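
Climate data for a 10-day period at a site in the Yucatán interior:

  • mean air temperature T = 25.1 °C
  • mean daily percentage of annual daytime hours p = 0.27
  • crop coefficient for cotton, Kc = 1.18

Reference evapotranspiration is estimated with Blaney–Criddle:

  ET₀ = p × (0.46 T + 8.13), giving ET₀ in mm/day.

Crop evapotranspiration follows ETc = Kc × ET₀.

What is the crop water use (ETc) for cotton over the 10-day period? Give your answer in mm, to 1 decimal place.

62.7 mm

ET₀ = 0.27 × (0.46 × 25.1 + 8.13) = 0.27 × 19.676 = 5.3125 mm/d
ETc = Kc × ET₀ = 1.18 × 5.3125 = 6.2688 mm/d
Over 10 days: 6.2688 × 10 = 62.688 mm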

----------------

● **ABOUT THIS TASK**
The complete listing above is to be output again exactly.

● **REPLY TO THE TASK**
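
Climate data for a 10-day period at a site in the Yucatán interior:

  • mean air temperature T = 25.1 °C
  • mean daily percentage of annual daytime hours p = 0.27
  • crop coefficient for cotton, Kc = 1.18

Reference evapotranspiration is estimated with Blaney–Criddle:

  ET₀ = p × (0.46 T + 8.13), giving ET₀ in mm/day.

Crop evapotranspiration follows ETc = Kc × ET₀.

What is the crop water use (ETc) for cotton over the 10-day period? Give your answer in mm, to 1 decimal place.

62.7 mm

ET₀ = 0.27 × (0.46 × 25.1 + 8.13) = 0.27 × 19.676 = 5.3125 mm/d
ETc = Kc × ET₀ = 1.18 × 5.3125 = 6.2688 mm/d
Over 10 days: 6.2688 × 10 = 62.688 mm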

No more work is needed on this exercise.